» The task
Using the listing below, print exactly everything from the line with "We work with propositional" down to the line with "De Morgan: not(a", both included, and nothing more.
[[ Data extracts open ]]
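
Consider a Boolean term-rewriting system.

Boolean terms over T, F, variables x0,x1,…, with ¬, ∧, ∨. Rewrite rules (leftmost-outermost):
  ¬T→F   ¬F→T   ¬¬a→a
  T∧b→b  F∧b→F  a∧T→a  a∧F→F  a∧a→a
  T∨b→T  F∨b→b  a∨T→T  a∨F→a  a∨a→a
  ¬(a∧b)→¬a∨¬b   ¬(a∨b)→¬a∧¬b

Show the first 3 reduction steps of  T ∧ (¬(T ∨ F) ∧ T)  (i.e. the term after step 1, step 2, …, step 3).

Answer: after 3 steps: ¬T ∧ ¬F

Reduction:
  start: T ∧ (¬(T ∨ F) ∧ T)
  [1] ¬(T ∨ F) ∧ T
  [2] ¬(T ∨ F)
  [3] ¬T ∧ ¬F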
[[ Data extracts closed ]]
[[ Data extracts open ]]
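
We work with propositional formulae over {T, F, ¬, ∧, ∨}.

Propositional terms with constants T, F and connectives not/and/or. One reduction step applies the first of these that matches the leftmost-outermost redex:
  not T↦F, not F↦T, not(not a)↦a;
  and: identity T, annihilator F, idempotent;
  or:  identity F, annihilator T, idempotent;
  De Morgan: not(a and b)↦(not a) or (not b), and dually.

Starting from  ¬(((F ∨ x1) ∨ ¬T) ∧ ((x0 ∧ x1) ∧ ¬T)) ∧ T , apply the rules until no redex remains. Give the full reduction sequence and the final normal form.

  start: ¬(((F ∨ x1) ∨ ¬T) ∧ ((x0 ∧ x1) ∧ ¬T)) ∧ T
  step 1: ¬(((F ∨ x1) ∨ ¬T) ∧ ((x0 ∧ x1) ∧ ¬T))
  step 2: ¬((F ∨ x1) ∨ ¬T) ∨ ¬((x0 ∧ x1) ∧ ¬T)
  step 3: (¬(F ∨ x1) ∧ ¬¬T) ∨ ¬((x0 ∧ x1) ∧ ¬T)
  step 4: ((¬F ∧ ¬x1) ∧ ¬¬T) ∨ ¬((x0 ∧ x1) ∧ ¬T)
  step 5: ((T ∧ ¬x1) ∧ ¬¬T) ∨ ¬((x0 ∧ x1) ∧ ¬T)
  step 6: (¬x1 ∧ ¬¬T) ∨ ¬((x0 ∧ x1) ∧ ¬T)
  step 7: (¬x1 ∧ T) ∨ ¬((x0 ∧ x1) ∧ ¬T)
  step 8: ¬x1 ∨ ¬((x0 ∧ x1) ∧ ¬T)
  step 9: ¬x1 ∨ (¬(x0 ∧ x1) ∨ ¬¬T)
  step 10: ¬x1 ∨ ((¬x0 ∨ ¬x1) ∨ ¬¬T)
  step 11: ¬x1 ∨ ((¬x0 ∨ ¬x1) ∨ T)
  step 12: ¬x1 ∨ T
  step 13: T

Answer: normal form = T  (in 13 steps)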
[[ Data extracts closed ]]
[[ Data extracts open ]]
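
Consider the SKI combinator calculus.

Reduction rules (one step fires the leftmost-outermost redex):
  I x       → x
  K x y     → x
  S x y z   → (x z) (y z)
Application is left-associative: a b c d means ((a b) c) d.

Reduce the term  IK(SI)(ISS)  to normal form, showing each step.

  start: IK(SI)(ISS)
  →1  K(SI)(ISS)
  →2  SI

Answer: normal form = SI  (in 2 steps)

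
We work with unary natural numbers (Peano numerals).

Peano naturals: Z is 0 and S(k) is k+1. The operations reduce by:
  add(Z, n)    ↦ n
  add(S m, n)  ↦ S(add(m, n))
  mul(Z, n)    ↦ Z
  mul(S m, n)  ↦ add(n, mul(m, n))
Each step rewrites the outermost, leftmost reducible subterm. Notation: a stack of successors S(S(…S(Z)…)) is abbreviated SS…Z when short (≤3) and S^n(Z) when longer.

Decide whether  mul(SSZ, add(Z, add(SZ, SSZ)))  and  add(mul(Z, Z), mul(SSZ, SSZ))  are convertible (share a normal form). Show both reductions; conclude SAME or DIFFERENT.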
[[ Data extracts closed ]]
» Exercise result
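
We work with propositional formulae over {T, F, ¬, ∧, ∨}.

Propositional terms with constants T, F and connectives not/and/or. One reduction step applies the first of these that matches the leftmost-outermost redex:
  not T↦F, not F↦T, not(not a)↦a;
  and: identity T, annihilator F, idempotent;
  or:  identity F, annihilator T, idempotent;
  De Morgan: not(a and b)↦(not a) or (not b), and dually.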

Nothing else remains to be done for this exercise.